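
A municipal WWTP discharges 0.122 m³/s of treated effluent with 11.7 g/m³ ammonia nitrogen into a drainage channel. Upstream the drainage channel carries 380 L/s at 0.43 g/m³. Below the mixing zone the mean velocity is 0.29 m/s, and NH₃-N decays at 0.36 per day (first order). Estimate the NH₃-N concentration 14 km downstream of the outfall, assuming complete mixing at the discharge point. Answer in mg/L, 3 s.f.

380 L/s = 0.38 m³/s.
After complete mixing, C₀ = (0.122·11.7 + 0.38·0.43) / 0.502 = 3.169 mg/L.
Travel time t = 1.4e+04 m / 0.29 m/s = 4.828e+04 s = 0.5587 d.
C = 3.169·exp(−0.36·0.5587) = 3.169·0.8178 = 2.592 mg/L.

2.59 mg/L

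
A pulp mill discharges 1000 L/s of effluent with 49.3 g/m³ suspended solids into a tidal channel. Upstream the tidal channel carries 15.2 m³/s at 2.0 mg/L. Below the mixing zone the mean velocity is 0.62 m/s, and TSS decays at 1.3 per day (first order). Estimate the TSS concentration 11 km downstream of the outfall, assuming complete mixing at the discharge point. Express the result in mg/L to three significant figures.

1000 L/s = 1 m³/s.
After complete mixing, C₀ = (1·49.3 + 15.2·2) / 16.2 = 4.92 mg/L.
Travel time t = 1.1e+04 m / 0.62 m/s = 1.774e+04 s = 0.2053 d.
C = 4.92·exp(−1.3·0.2053) = 4.92·0.7657 = 3.767 mg/L.

3.77 mg/L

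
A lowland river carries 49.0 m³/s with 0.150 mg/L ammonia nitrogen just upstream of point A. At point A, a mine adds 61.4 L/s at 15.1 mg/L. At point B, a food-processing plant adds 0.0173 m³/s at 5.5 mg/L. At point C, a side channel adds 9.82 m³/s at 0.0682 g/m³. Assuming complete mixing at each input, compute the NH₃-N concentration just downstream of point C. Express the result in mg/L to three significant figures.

0.154 mg/L

61.4 L/s = 0.0614 m³/s.
After input A: C = (49·0.15 + 0.0614·15.1) / 49.06 = 0.1687 mg/L.
After input B: C = (49.06·0.1687 + 0.0173·5.5) / 49.08 = 0.1706 mg/L.
After input C: C = (49.08·0.1706 + 9.82·0.0682) / 58.9 = 0.1535 mg/L.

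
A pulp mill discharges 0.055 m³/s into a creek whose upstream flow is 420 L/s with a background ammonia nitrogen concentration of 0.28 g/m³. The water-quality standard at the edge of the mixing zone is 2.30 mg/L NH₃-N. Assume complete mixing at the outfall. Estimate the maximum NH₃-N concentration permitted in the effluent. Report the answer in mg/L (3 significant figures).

17.7 mg/L

420 L/s = 0.42 m³/s.
Mass balance: 2.3·0.475 = 0.055·Cₑ + 0.42·0.28.
Cₑ = (1.092 − 0.1176) / 0.055 = 17.73 mg/L.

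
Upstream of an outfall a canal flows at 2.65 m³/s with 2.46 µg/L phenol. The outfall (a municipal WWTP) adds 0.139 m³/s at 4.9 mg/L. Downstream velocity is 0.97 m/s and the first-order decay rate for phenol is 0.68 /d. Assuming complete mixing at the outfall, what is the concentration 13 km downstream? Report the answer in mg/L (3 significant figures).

0.222 mg/L

2.46 µg/L = 0.00246 mg/L.
After complete mixing, C₀ = (0.139·4.9 + 2.65·0.00246) / 2.789 = 0.2465 mg/L.
Travel time t = 1.3e+04 m / 0.97 m/s = 1.34e+04 s = 0.1551 d.
C = 0.2465·exp(−0.68·0.1551) = 0.2465·0.8999 = 0.2219 mg/L.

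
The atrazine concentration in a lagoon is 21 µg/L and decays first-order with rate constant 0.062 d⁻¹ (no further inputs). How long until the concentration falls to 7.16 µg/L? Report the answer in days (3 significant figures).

t = ln(C₀/C)/k = ln(21/7.16)/0.062 = 1.076/0.062 = 17.36 d.

17.4 d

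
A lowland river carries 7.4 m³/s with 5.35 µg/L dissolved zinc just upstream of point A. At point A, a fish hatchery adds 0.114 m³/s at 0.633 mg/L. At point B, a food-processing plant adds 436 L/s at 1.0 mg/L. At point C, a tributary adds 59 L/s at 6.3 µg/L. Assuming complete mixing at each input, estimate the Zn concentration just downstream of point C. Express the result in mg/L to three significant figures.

0.0684 mg/L

5.35 µg/L = 0.00535 mg/L.
After input A: C = (7.4·0.00535 + 0.114·0.633) / 7.514 = 0.01487 mg/L.
436 L/s = 0.436 m³/s.
After input B: C = (7.514·0.01487 + 0.436·1) / 7.95 = 0.0689 mg/L.
59 L/s = 0.059 m³/s.
6.3 µg/L = 0.0063 mg/L.
After input C: C = (7.95·0.0689 + 0.059·0.0063) / 8.009 = 0.06844 mg/L.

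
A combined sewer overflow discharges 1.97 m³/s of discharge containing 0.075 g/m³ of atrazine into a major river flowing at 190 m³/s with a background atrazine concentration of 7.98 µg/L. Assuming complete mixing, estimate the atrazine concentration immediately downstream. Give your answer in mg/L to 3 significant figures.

0.00867 mg/L

7.98 µg/L = 0.00798 mg/L.
Conservation of mass across the mixing zone: C = (1.97·0.075 + 190·0.00798) / (1.97 + 190) = 1.664/192 = 0.008668 mg/L.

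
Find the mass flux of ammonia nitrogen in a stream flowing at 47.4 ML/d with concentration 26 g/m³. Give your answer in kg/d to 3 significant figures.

47.4 ML/d = 0.5486 m³/s.
Mass flux = Q·C = 0.5486 m³/s × 26 g/m³ = 14.26 g/s.
= 14.26 g/s × 86.4 = 1232 kg/d.

1230 kg/d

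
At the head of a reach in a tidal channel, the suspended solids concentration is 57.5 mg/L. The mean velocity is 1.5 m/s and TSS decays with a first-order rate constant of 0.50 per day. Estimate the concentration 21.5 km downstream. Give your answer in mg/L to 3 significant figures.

52.9 mg/L

Travel time t = 21.5 km / 1.5 m/s = 2.15e+04/1.5 = 1.433e+04 s = 0.1659 d.
First-order decay: C = 57.5·exp(−0.50·0.1659) = 57.5·0.9204 = 52.92 mg/L.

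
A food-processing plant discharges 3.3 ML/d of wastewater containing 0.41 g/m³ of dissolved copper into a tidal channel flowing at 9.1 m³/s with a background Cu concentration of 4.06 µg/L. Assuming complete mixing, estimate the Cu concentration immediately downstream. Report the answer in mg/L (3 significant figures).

0.00576 mg/L

3.3 ML/d = 0.03819 m³/s.
4.06 µg/L = 0.00406 mg/L.
Flow-weighted mixing gives C = (0.03819·0.41 + 9.1·0.00406) / (0.03819 + 9.1) = 0.05261/9.138 = 0.005757 mg/L.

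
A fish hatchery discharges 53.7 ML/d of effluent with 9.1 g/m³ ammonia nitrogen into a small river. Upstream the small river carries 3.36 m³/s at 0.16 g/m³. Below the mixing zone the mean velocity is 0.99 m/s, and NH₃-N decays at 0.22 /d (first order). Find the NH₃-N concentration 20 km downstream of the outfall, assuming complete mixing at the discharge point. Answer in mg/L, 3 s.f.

53.7 ML/d = 0.6215 m³/s.
After complete mixing, C₀ = (0.6215·9.1 + 3.36·0.16) / 3.982 = 1.556 mg/L.
Travel time t = 2e+04 m / 0.99 m/s = 2.02e+04 s = 0.2338 d.
C = 1.556·exp(−0.22·0.2338) = 1.556·0.9499 = 1.478 mg/L.

1.48 mg/L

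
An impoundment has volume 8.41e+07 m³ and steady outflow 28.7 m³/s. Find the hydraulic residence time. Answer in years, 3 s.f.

Q = 28.7 m³/s × 3.156e+07 s/yr = 9.057e+08 m³/yr.
Hydraulic residence time τ = V/Q = 8.41e+07/9.057e+08 = 0.09286 yr.

0.0929 yr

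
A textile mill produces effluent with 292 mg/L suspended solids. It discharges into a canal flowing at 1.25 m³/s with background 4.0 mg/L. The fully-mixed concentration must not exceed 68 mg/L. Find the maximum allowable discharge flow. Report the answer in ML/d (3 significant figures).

30.9 ML/d

Mass balance at complete mixing: C_std·(Q_w + Q_r) = Q_w·C_e + Q_r·C_b.
Rearranging, Q_w = Q_r·(C_std − C_b)/(C_e − C_std) = 1.25·(68 − 4) / (292 − 68) = 0.3571 m³/s.
= 30.86 ML/d.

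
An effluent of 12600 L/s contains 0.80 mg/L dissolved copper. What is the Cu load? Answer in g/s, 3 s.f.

12600 L/s = 12.6 m³/s.
Mass flux = Q·C = 12.6 m³/s × 0.8 g/m³ = 10.08 g/s.

10.1 g/s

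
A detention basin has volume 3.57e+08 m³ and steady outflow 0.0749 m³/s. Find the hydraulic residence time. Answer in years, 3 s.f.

Q = 0.0749 m³/s × 3.156e+07 s/yr = 2.364e+06 m³/yr.
Hydraulic residence time τ = V/Q = 3.57e+08/2.364e+06 = 151 yr.

151 yr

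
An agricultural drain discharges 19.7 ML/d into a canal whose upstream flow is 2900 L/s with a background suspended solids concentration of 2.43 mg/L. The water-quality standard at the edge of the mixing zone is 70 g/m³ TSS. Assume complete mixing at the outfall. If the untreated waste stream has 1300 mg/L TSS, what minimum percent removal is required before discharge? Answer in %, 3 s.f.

28.5 %

19.7 ML/d = 0.228 m³/s.
2900 L/s = 2.9 m³/s.
Mass balance: 70·3.128 = 0.228·Cₑ + 2.9·2.43.
Cₑ = (219 − 7.047) / 0.228 = 929.4 mg/L.
Required removal = 1 − 929.4/1300 = 28.51 %.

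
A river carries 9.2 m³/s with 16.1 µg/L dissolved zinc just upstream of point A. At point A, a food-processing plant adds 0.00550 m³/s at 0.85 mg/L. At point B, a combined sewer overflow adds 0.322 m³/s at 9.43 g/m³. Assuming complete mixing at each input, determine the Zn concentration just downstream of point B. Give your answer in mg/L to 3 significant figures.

16.1 µg/L = 0.0161 mg/L.
After input A: C = (9.2·0.0161 + 0.0055·0.85) / 9.205 = 0.0166 mg/L.
After input B: C = (9.205·0.0166 + 0.322·9.43) / 9.527 = 0.3347 mg/L.

0.335 mg/L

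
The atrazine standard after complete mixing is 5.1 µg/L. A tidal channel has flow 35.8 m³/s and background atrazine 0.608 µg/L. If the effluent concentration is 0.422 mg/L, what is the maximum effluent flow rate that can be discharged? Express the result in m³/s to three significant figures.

0.386 m³/s

0.608 µg/L = 0.000608 mg/L.
5.1 µg/L = 0.0051 mg/L.
Mass balance at complete mixing: C_std·(Q_w + Q_r) = Q_w·C_e + Q_r·C_b.
Rearranging, Q_w = Q_r·(C_std − C_b)/(C_e − C_std) = 35.8·(0.0051 − 0.000608) / (0.422 − 0.0051) = 0.3857 m³/s.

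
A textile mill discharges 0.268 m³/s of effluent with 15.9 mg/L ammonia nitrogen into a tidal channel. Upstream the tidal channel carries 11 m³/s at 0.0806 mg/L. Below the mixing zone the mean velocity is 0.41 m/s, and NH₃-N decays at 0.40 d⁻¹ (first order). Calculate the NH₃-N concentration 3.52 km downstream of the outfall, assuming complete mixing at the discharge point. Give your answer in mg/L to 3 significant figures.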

━━━━━━━━━━

The answer should hold the lines from the one containing "A river carries" through the end of the entries above, set down exactly, with both ends included.

Reply to the task:
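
A river carries 9.2 m³/s with 16.1 µg/L dissolved zinc just upstream of point A. At point A, a food-processing plant adds 0.00550 m³/s at 0.85 mg/L. At point B, a combined sewer overflow adds 0.322 m³/s at 9.43 g/m³. Assuming complete mixing at each input, determine the Zn concentration just downstream of point B. Give your answer in mg/L to 3 significant figures.

16.1 µg/L = 0.0161 mg/L.
After input A: C = (9.2·0.0161 + 0.0055·0.85) / 9.205 = 0.0166 mg/L.
After input B: C = (9.205·0.0166 + 0.322·9.43) / 9.527 = 0.3347 mg/L.

0.335 mg/L

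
The atrazine standard after complete mixing is 5.1 µg/L. A tidal channel has flow 35.8 m³/s and background atrazine 0.608 µg/L. If the effluent concentration is 0.422 mg/L, what is the maximum effluent flow rate that can be discharged? Express the result in m³/s to three significant figures.

0.386 m³/s

0.608 µg/L = 0.000608 mg/L.
5.1 µg/L = 0.0051 mg/L.
Mass balance at complete mixing: C_std·(Q_w + Q_r) = Q_w·C_e + Q_r·C_b.
Rearranging, Q_w = Q_r·(C_std − C_b)/(C_e − C_std) = 35.8·(0.0051 − 0.000608) / (0.422 − 0.0051) = 0.3857 m³/s.

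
A textile mill discharges 0.268 m³/s of effluent with 15.9 mg/L ammonia nitrogen into a tidal channel. Upstream the tidal channel carries 11 m³/s at 0.0806 mg/L. Below the mixing zone the mean velocity is 0.41 m/s, and NH₃-N decays at 0.40 d⁻¹ (first order). Calculate the NH₃-N concentration 3.52 km downstream of the outfall, assuming complete mixing at the discharge point. Give your answer in mg/L to 3 significant figures.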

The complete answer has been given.